## EXTRACTED MATERIAL
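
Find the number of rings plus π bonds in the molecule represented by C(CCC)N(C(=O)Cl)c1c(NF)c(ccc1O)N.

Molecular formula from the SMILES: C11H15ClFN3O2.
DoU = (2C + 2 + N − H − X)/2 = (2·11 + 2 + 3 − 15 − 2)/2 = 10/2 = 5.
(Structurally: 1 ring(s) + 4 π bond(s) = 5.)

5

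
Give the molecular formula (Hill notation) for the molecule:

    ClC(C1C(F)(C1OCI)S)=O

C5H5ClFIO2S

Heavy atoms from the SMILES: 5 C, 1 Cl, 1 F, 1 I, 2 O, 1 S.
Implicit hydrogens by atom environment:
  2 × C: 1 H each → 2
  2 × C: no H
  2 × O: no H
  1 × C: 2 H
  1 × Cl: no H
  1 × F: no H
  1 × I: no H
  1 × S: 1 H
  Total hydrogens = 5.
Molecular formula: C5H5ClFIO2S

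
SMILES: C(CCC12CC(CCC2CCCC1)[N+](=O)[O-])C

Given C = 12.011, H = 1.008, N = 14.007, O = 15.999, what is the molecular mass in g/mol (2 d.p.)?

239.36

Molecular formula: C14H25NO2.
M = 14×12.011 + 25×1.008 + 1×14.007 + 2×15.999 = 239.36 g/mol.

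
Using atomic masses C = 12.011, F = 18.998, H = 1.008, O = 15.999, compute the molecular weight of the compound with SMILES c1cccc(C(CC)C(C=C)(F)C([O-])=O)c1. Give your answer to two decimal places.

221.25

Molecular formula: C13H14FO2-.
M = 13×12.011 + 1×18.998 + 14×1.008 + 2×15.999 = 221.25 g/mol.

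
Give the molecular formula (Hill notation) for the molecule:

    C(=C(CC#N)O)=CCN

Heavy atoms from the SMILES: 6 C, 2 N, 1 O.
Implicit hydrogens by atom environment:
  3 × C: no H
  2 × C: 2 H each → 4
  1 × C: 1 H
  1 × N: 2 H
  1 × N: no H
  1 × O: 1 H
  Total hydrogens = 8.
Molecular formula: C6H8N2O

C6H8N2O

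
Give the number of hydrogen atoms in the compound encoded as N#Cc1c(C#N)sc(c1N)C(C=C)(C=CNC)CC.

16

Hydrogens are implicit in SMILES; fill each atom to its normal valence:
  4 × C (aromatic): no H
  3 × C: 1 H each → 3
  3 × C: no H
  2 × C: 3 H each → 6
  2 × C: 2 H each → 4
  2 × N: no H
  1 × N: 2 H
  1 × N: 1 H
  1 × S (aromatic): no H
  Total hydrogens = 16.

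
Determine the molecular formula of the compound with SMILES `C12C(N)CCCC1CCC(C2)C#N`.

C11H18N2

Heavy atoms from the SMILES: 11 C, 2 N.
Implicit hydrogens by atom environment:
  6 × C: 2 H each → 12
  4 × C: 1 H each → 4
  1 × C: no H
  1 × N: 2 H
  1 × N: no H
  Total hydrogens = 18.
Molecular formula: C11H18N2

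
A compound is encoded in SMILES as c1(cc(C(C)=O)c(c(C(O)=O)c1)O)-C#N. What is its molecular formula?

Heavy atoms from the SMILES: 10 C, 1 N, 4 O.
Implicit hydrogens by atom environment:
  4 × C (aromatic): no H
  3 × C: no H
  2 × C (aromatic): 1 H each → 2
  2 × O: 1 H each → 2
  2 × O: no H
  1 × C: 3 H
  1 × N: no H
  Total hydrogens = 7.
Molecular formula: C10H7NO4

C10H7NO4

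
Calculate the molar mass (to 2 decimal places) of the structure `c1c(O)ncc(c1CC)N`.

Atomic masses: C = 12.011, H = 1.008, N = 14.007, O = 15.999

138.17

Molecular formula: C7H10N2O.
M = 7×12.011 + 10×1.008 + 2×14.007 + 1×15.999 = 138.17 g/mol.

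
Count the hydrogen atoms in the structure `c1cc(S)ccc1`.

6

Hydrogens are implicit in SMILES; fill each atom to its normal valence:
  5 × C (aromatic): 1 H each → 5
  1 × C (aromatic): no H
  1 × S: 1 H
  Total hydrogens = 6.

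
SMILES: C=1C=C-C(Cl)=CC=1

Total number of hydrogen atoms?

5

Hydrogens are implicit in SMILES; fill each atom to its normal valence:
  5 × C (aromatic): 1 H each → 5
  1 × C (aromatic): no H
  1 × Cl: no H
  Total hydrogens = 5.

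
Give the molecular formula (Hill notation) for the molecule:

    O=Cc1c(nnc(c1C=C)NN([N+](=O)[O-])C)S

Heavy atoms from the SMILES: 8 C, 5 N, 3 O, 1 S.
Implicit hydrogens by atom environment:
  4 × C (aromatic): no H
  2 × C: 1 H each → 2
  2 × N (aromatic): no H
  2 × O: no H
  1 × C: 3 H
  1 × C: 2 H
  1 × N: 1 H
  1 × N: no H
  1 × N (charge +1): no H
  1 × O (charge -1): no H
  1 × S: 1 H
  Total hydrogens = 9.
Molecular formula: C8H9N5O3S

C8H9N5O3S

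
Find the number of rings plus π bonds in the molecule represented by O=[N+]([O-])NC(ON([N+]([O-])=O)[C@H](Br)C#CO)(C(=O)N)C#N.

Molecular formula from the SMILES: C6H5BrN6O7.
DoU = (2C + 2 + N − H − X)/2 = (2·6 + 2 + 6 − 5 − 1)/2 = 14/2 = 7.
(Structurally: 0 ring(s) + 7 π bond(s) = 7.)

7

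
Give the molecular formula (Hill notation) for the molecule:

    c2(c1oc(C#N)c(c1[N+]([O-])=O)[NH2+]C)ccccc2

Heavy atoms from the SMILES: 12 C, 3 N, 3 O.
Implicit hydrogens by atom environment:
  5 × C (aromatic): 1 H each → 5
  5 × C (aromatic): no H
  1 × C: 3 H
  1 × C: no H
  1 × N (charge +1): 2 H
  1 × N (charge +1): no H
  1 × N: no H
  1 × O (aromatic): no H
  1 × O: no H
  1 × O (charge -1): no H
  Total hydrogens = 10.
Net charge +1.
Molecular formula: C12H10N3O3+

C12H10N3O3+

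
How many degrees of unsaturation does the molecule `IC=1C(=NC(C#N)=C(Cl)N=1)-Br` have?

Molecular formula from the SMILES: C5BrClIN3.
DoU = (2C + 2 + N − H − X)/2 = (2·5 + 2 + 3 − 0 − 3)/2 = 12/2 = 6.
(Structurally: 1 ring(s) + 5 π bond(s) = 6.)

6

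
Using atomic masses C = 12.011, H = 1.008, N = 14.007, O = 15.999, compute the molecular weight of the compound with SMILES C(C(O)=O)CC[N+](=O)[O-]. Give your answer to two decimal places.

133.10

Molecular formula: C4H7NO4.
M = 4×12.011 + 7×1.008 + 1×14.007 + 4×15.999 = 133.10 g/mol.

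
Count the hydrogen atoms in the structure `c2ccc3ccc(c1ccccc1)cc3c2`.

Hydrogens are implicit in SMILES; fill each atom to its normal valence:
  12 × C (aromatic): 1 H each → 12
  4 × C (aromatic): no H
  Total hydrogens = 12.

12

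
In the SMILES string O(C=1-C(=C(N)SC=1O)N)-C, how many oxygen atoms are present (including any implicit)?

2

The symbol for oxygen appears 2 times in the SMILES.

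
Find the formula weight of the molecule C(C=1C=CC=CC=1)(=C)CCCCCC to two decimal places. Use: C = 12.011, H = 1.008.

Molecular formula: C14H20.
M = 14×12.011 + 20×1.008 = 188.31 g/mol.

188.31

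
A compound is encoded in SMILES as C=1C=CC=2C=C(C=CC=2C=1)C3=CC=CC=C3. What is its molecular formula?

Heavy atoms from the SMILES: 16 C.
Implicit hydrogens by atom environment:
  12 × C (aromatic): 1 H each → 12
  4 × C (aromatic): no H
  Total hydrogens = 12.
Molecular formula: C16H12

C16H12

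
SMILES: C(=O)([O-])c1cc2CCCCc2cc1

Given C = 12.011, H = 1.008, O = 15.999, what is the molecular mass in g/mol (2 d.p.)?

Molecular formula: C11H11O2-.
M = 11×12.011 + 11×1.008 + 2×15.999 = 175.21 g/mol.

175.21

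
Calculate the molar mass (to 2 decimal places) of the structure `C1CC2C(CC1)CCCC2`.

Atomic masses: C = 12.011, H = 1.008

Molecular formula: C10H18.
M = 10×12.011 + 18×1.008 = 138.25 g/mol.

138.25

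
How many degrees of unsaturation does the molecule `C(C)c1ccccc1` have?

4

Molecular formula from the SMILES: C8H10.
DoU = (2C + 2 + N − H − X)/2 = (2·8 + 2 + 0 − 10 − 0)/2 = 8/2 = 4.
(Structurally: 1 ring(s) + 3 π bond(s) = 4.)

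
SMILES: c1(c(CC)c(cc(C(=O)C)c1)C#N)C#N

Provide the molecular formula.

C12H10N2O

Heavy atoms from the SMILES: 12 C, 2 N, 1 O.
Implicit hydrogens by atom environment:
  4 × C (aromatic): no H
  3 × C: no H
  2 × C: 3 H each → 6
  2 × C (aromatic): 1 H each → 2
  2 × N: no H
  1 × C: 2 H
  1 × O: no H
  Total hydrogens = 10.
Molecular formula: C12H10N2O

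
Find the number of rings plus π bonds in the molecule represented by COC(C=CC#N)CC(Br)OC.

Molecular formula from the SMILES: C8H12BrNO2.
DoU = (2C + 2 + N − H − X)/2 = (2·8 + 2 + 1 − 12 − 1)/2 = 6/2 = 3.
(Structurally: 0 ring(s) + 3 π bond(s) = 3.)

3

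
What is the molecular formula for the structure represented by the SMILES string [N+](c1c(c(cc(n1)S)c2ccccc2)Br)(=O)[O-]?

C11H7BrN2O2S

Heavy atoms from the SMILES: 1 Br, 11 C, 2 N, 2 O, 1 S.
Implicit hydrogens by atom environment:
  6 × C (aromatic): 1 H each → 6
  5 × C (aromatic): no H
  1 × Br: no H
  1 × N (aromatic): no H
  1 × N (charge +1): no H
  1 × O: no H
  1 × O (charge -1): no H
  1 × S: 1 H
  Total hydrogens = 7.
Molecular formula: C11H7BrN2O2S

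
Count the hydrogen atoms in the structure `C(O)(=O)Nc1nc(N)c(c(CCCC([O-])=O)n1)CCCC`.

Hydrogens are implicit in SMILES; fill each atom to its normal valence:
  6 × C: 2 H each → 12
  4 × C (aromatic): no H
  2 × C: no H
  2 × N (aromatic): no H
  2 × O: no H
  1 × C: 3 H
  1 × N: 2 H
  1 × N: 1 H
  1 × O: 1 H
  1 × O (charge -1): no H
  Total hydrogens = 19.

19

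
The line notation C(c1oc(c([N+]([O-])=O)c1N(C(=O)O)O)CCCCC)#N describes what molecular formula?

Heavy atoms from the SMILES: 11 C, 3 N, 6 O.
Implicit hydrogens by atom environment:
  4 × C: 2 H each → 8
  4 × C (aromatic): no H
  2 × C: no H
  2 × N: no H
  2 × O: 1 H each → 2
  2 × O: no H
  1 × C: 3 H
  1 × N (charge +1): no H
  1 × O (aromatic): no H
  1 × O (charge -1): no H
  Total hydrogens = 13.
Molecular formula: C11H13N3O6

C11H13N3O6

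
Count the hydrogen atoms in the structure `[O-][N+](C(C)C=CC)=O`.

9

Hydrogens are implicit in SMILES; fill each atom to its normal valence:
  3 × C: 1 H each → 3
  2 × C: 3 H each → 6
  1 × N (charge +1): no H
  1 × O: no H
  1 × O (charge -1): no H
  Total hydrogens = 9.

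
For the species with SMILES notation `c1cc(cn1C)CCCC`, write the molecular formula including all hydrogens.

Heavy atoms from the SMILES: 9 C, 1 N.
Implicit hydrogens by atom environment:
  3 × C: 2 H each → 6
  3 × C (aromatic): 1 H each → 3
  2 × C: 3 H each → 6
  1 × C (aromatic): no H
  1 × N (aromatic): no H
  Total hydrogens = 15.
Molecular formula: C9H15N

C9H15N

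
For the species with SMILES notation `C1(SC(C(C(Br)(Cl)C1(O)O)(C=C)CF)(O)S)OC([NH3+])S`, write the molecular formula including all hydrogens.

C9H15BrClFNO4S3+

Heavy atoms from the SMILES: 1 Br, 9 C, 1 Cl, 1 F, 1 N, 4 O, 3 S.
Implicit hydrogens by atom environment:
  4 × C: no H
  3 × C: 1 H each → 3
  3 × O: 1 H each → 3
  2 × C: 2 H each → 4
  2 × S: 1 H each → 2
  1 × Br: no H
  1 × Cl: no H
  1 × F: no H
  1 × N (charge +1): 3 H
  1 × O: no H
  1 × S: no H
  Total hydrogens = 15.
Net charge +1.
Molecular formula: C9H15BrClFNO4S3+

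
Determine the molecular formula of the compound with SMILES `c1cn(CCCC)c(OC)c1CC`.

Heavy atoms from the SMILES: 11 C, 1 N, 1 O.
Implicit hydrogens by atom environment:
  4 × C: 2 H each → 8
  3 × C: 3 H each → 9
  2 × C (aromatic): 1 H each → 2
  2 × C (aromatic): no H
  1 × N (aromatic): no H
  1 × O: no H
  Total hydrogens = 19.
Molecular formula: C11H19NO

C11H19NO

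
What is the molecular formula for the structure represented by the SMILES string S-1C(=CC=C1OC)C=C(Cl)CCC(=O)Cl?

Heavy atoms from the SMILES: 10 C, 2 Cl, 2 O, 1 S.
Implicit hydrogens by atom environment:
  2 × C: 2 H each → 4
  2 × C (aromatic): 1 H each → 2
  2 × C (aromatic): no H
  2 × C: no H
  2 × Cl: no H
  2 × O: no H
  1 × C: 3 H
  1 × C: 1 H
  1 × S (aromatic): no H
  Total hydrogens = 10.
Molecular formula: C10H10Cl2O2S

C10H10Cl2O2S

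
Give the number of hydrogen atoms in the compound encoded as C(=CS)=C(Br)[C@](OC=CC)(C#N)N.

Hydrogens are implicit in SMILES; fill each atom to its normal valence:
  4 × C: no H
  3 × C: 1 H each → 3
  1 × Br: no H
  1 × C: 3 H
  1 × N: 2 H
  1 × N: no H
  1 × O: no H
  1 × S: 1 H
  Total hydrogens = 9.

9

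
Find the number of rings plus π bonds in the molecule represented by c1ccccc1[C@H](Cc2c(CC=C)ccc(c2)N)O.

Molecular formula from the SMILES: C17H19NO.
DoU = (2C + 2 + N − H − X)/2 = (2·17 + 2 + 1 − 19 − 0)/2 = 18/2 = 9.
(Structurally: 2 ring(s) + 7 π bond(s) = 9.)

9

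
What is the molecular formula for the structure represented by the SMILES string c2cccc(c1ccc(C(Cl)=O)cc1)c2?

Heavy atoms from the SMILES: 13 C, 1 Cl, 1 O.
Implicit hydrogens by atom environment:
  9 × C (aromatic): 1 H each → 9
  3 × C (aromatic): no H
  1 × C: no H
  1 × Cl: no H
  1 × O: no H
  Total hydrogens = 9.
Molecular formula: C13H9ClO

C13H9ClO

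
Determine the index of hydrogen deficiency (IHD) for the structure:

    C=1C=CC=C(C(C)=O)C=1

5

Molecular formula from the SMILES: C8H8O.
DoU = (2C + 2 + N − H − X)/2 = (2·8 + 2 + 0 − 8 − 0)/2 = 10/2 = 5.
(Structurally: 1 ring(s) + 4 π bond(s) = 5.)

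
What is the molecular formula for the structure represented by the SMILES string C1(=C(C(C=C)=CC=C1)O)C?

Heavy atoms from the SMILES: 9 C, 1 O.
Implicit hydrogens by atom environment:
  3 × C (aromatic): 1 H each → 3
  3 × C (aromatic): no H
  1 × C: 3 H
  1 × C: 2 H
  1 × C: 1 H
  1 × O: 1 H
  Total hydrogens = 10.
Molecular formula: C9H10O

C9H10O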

## TASK REQUIREMENTS
Output exactly the lines between the one containing "C=1C=CC=C(C(C)=O)C=1" and the final line above, both inclusive.

## RESPONSE TO THE EXERCISE
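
    C=1C=CC=C(C(C)=O)C=1

5

Molecular formula from the SMILES: C8H8O.
DoU = (2C + 2 + N − H − X)/2 = (2·8 + 2 + 0 − 8 − 0)/2 = 10/2 = 5.
(Structurally: 1 ring(s) + 4 π bond(s) = 5.)

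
What is the molecular formula for the structure represented by the SMILES string C1(=C(C(C=C)=CC=C1)O)C?

Heavy atoms from the SMILES: 9 C, 1 O.
Implicit hydrogens by atom environment:
  3 × C (aromatic): 1 H each → 3
  3 × C (aromatic): no H
  1 × C: 3 H
  1 × C: 2 H
  1 × C: 1 H
  1 × O: 1 H
  Total hydrogens = 10.
Molecular formula: C9H10O

C9H10O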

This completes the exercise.